▶ _WORK REQUEST_:
Copy every line that holds the string "function" from the data below.

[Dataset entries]
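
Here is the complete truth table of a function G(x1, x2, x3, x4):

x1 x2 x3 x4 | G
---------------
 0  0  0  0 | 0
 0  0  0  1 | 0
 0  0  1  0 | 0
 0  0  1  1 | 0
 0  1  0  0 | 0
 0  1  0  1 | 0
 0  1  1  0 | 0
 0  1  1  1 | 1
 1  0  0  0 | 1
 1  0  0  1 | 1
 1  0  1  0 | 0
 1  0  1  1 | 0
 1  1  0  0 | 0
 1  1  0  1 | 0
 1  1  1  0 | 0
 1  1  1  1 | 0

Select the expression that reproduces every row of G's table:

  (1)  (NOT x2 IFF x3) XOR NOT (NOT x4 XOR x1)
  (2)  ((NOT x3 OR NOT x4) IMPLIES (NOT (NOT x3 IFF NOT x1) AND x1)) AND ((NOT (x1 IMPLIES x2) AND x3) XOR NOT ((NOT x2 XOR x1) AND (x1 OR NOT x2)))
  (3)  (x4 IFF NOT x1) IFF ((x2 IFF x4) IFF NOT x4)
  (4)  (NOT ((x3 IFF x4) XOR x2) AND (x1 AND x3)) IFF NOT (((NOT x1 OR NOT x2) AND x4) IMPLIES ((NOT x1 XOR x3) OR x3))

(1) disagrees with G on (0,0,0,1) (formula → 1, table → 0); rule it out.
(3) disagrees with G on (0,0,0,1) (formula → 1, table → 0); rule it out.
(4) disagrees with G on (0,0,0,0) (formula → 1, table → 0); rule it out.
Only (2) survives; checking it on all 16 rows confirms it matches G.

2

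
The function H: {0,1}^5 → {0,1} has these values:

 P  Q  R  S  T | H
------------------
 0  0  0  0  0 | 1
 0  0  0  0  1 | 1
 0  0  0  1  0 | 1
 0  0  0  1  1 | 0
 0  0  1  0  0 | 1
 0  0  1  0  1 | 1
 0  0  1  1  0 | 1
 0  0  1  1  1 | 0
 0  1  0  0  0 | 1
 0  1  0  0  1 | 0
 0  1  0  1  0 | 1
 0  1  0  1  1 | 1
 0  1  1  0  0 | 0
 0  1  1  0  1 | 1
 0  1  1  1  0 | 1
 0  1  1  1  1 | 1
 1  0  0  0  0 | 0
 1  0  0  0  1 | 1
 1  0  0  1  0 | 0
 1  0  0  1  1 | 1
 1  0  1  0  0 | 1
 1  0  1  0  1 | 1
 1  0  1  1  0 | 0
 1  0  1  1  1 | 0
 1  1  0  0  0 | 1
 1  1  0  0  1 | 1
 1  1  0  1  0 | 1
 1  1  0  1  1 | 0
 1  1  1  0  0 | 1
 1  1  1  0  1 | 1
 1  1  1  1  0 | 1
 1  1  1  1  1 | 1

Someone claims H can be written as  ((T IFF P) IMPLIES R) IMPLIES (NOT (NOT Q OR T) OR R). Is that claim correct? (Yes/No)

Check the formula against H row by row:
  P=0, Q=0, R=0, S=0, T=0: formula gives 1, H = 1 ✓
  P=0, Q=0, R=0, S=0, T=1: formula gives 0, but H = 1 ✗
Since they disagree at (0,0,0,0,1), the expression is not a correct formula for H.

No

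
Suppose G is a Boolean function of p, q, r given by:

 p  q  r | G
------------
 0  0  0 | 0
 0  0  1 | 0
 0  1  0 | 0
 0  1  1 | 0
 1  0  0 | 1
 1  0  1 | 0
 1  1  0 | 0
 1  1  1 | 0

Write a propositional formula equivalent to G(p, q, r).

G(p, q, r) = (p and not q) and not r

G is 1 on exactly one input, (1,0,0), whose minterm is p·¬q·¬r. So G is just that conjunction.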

▶ _YOUR SOLUTION_:
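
Here is the complete truth table of a function G(x1, x2, x3, x4):
The function H: {0,1}^5 → {0,1} has these values:
Suppose G is a Boolean function of p, q, r given by: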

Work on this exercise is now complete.